_ACTION ITEM:_
Lines from the listing that hold the string "burst" are what you should return.

_THE RECORDS:_
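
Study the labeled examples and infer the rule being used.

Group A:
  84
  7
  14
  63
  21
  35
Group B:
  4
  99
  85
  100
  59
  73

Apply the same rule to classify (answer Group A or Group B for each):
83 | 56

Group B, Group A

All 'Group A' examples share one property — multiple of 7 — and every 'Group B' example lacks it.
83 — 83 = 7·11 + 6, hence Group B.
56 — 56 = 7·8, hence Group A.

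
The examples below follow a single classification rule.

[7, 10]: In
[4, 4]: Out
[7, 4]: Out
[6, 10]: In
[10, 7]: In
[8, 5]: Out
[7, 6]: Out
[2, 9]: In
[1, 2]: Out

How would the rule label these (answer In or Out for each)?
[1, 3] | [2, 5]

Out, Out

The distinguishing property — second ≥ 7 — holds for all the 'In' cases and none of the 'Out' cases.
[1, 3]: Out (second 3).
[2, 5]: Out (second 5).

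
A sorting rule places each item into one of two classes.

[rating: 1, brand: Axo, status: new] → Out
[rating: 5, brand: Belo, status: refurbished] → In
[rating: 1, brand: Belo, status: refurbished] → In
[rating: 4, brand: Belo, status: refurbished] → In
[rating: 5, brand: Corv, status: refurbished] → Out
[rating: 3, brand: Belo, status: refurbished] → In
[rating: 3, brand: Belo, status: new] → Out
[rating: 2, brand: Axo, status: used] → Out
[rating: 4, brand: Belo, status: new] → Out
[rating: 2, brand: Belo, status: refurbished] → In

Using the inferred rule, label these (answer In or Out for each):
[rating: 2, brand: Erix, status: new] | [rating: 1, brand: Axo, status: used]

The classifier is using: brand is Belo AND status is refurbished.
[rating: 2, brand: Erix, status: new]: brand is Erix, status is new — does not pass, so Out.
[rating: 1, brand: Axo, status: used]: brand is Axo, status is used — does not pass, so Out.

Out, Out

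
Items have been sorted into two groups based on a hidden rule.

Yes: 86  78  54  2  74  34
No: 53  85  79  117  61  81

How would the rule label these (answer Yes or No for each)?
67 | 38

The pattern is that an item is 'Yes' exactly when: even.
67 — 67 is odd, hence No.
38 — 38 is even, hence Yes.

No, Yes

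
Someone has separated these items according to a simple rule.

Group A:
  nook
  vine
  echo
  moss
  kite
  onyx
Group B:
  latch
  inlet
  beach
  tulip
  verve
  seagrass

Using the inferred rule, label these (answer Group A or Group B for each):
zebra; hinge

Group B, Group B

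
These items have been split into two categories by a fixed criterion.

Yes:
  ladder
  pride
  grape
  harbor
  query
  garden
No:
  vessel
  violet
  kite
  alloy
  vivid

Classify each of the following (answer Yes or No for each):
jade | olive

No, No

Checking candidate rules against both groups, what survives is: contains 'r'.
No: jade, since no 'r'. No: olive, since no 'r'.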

==

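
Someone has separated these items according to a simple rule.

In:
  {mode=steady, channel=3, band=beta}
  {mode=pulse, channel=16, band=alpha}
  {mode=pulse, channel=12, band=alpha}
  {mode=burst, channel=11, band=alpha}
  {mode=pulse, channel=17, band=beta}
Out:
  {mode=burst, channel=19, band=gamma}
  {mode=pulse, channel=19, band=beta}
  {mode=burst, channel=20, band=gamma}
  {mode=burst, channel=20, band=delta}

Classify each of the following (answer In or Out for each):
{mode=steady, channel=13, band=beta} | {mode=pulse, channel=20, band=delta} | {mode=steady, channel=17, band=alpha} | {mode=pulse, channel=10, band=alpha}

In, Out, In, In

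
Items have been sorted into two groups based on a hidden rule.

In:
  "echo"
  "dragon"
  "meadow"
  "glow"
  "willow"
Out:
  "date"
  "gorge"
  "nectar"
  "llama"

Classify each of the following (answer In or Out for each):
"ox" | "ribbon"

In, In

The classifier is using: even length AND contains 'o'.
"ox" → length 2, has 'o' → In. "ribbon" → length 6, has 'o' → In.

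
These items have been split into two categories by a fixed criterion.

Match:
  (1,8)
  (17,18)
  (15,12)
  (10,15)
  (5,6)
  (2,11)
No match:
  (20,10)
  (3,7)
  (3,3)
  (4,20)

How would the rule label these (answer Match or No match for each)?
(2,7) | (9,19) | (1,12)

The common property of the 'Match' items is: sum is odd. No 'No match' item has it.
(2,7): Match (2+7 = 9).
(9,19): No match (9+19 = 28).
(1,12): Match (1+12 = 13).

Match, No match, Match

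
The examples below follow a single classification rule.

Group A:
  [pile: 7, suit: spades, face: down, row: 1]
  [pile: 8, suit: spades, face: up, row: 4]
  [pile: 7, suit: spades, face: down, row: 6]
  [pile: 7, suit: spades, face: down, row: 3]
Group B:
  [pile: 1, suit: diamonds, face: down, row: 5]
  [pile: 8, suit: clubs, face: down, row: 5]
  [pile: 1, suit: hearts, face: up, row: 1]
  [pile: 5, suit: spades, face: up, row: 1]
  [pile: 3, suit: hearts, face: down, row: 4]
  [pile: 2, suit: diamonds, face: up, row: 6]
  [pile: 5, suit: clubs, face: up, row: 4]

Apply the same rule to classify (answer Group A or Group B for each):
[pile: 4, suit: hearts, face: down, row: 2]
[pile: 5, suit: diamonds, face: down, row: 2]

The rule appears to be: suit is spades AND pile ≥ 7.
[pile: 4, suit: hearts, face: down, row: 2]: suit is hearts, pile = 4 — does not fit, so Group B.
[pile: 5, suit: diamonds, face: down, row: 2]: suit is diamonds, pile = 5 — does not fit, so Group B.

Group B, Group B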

_RESULT OF THIS EXERCISE:_
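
  {mode=burst, channel=11, band=alpha}
  {mode=burst, channel=19, band=gamma}
  {mode=burst, channel=20, band=gamma}
  {mode=burst, channel=20, band=delta}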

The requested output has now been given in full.